**Exercise details**
In the entries below, find each line with the word "Function" and return it.

[Excerpts from a dataset]
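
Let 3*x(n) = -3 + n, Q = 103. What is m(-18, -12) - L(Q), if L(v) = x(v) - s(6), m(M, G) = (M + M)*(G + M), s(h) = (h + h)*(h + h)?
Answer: 3572/3 ≈ 1190.7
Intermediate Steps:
x(n) = -1 + n/3 (x(n) = (-3 + n)/3 = -1 + n/3)
s(h) = 4*h² (s(h) = (2*h)*(2*h) = 4*h²)
m(M, G) = 2*M*(G + M) (m(M, G) = (2*M)*(G + M) = 2*M*(G + M))
L(v) = -145 + v/3 (L(v) = (-1 + v/3) - 4*6² = (-1 + v/3) - 4*36 = (-1 + v/3) - 1*144 = (-1 + v/3) - 144 = -145 + v/3)
m(-18, -12) - L(Q) = 2*(-18)*(-12 - 18) - (-145 + (⅓)*103) = 2*(-18)*(-30) - (-145 + 103/3) = 1080 - 1*(-332/3) = 1080 + 332/3 = 3572/3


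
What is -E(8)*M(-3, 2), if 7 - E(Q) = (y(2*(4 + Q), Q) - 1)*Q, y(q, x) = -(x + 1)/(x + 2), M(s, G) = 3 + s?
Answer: 0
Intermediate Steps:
y(q, x) = -(1 + x)/(2 + x)
E(Q) = 7 - Q*(-1 + (-1 - Q)/(2 + Q)) (E(Q) = 7 - ((-1 - Q)/(2 + Q) - 1)*Q = 7 - (-1 + (-1 - Q)/(2 + Q))*Q = 7 - Q*(-1 + (-1 - Q)/(2 + Q)))
-E(8)*M(-3, 2) = -2*(7 + 8**2 + 5*8)/(2 + 8)*(3 - 3) = -2*(7 + 64 + 40)/10*0 = -2*(1/10)*111*0 = -111*0/5 = -1*0 = 0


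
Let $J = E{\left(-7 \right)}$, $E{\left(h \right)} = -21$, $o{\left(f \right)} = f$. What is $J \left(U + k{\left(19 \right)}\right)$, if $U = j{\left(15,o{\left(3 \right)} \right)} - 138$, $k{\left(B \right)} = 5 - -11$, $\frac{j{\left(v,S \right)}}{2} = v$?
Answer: $1932$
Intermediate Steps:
$j{\left(v,S \right)} = 2 v$
$k{\left(B \right)} = 16$ ($k{\left(B \right)} = 5 + 11 = 16$)
$U = -108$ ($U = 2 \cdot 15 - 138 = 30 - 138 = -108$)
$J = -21$
$J \left(U + k{\left(19 \right)}\right) = - 21 \left(-108 + 16\right) = \left(-21\right) \left(-92\right) = 1932$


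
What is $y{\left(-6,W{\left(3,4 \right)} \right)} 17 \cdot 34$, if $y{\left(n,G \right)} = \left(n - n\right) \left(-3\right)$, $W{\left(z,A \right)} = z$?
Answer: $0$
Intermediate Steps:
$y{\left(n,G \right)} = 0$ ($y{\left(n,G \right)} = 0 \left(-3\right) = 0$)
$y{\left(-6,W{\left(3,4 \right)} \right)} 17 \cdot 34 = 0 \cdot 17 \cdot 34 = 0 \cdot 34 = 0$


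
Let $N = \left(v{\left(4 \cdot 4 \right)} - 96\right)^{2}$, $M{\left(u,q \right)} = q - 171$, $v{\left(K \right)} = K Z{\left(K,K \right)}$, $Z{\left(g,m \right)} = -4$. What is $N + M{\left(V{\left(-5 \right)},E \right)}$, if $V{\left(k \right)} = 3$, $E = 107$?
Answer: $25536$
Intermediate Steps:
$v{\left(K \right)} = - 4 K$ ($v{\left(K \right)} = K \left(-4\right) = - 4 K$)
$M{\left(u,q \right)} = -171 + q$
$N = 25600$ ($N = \left(- 4 \cdot 4 \cdot 4 - 96\right)^{2} = \left(\left(-4\right) 16 - 96\right)^{2} = \left(-64 - 96\right)^{2} = \left(-160\right)^{2} = 25600$)
$N + M{\left(V{\left(-5 \right)},E \right)} = 25600 + \left(-171 + 107\right) = 25600 - 64 = 25536$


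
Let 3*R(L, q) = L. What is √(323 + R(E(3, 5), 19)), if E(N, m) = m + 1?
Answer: 5*√13 ≈ 18.028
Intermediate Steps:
E(N, m) = 1 + m
R(L, q) = L/3
√(323 + R(E(3, 5), 19)) = √(323 + (1 + 5)/3) = √(323 + (⅓)*6) = √(323 + 2) = √325 = 5*√13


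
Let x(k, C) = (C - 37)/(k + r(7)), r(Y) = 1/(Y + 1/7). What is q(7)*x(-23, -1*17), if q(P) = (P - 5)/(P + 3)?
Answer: 60/127 ≈ 0.47244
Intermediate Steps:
r(Y) = 1/(1/7 + Y) (r(Y) = 1/(Y + 1/7) = 1/(1/7 + Y))
x(k, C) = (-37 + C)/(7/50 + k) (x(k, C) = (C - 37)/(k + 7/(1 + 7*7)) = (-37 + C)/(k + 7/(1 + 49)) = (-37 + C)/(k + 7/50) = (-37 + C)/(7/50 + k))
q(P) = (-5 + P)/(3 + P)
q(7)*x(-23, -1*17) = ((-5 + 7)/(3 + 7))*(50*(-37 - 1*17)/(7 + 50*(-23))) = (2/10)*(50*(-37 - 17)/(7 - 1150)) = ((1/10)*2)*(50*(-54)/(-1143)) = (50*(-1/1143)*(-54))/5 = (1/5)*(300/127) = 60/127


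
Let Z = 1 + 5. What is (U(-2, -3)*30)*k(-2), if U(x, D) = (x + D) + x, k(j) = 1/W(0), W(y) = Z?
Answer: -35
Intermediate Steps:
Z = 6
W(y) = 6
k(j) = ⅙ (k(j) = 1/6 = 1*(⅙) = ⅙)
U(x, D) = D + 2*x (U(x, D) = (D + x) + x = D + 2*x)
(U(-2, -3)*30)*k(-2) = ((-3 + 2*(-2))*30)*(⅙) = ((-3 - 4)*30)*(⅙) = -7*30*(⅙) = -210*⅙ = -35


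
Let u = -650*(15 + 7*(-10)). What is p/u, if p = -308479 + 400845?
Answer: 46183/17875 ≈ 2.5837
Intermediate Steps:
u = 35750 (u = -650*(15 - 70) = -650*(-55) = 35750)
p = 92366
p/u = 92366/35750 = 92366*(1/35750) = 46183/17875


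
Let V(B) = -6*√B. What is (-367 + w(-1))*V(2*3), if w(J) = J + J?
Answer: 2214*√6 ≈ 5423.2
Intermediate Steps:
w(J) = 2*J
(-367 + w(-1))*V(2*3) = (-367 + 2*(-1))*(-6*√6) = (-367 - 2)*(-6*√6) = -(-2214)*√6 = 2214*√6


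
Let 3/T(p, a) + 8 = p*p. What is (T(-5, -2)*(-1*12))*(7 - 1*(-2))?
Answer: -324/17 ≈ -19.059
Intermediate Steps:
T(p, a) = 3/(-8 + p²) (T(p, a) = 3/(-8 + p*p) = 3/(-8 + p²))
(T(-5, -2)*(-1*12))*(7 - 1*(-2)) = ((3/(-8 + (-5)²))*(-1*12))*(7 - 1*(-2)) = ((3/(-8 + 25))*(-12))*(7 + 2) = ((3/17)*(-12))*9 = -36/17*9 = -324/17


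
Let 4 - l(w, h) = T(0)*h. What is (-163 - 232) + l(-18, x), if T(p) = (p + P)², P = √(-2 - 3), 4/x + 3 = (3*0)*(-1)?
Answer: -1193/3 ≈ -397.67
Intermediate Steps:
x = -4/3 (x = 4/(-3 + (3*0)*(-1)) = 4/(-3 + 0*(-1)) = 4/(-3 + 0) = 4/(-3) = 4*(-⅓) = -4/3 ≈ -1.3333)
P = I*√5 (P = √(-5) = I*√5 ≈ 2.2361*I)
T(p) = (p + I*√5)²
l(w, h) = 4 + 5*h (l(w, h) = 4 - (0 + I*√5)²*h = 4 - (I*√5)²*h = 4 - (-5)*h = 4 + 5*h)
(-163 - 232) + l(-18, x) = (-163 - 232) + (4 + 5*(-4/3)) = -395 + (4 - 20/3) = -395 - 8/3 = -1193/3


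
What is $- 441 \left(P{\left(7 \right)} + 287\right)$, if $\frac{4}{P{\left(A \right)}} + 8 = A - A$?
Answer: $- \frac{252693}{2} \approx -1.2635 \cdot 10^{5}$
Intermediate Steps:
$P{\left(A \right)} = - \frac{1}{2}$ ($P{\left(A \right)} = \frac{4}{-8 + \left(A - A\right)} = \frac{4}{-8 + 0} = \frac{4}{-8} = 4 \left(- \frac{1}{8}\right) = - \frac{1}{2}$)
$- 441 \left(P{\left(7 \right)} + 287\right) = - 441 \left(- \frac{1}{2} + 287\right) = \left(-441\right) \frac{573}{2} = - \frac{252693}{2}$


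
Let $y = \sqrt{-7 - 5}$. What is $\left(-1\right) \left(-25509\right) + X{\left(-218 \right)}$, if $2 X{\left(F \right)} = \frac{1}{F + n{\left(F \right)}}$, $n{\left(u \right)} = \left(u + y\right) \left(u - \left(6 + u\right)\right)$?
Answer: $\frac{30318263333}{1188532} + \frac{3 i \sqrt{3}}{594266} \approx 25509.0 + 8.7438 \cdot 10^{-6} i$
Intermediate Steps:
$y = 2 i \sqrt{3}$ ($y = \sqrt{-12} = 2 i \sqrt{3} \approx 3.4641 i$)
$n{\left(u \right)} = - 6 u - 12 i \sqrt{3}$ ($n{\left(u \right)} = \left(u + 2 i \sqrt{3}\right) \left(u - \left(6 + u\right)\right) = \left(u + 2 i \sqrt{3}\right) \left(-6\right) = - 6 u - 12 i \sqrt{3}$)
$X{\left(F \right)} = \frac{1}{2 \left(- 5 F - 12 i \sqrt{3}\right)}$ ($X{\left(F \right)} = \frac{1}{2 \left(F - \left(6 F + 12 i \sqrt{3}\right)\right)} = \frac{1}{2 \left(- 5 F - 12 i \sqrt{3}\right)}$)
$\left(-1\right) \left(-25509\right) + X{\left(-218 \right)} = \left(-1\right) \left(-25509\right) - \frac{1}{10 \left(-218\right) + 24 i \sqrt{3}} = 25509 - \frac{1}{-2180 + 24 i \sqrt{3}}$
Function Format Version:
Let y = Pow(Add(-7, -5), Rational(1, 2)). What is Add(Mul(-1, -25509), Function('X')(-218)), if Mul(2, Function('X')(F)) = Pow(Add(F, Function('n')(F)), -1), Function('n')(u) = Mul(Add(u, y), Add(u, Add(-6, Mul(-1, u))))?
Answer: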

**Exercise result**
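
Function Format Version:
Let y = Pow(Add(-7, -5), Rational(1, 2)). What is Add(Mul(-1, -25509), Function('X')(-218)), if Mul(2, Function('X')(F)) = Pow(Add(F, Function('n')(F)), -1), Function('n')(u) = Mul(Add(u, y), Add(u, Add(-6, Mul(-1, u))))?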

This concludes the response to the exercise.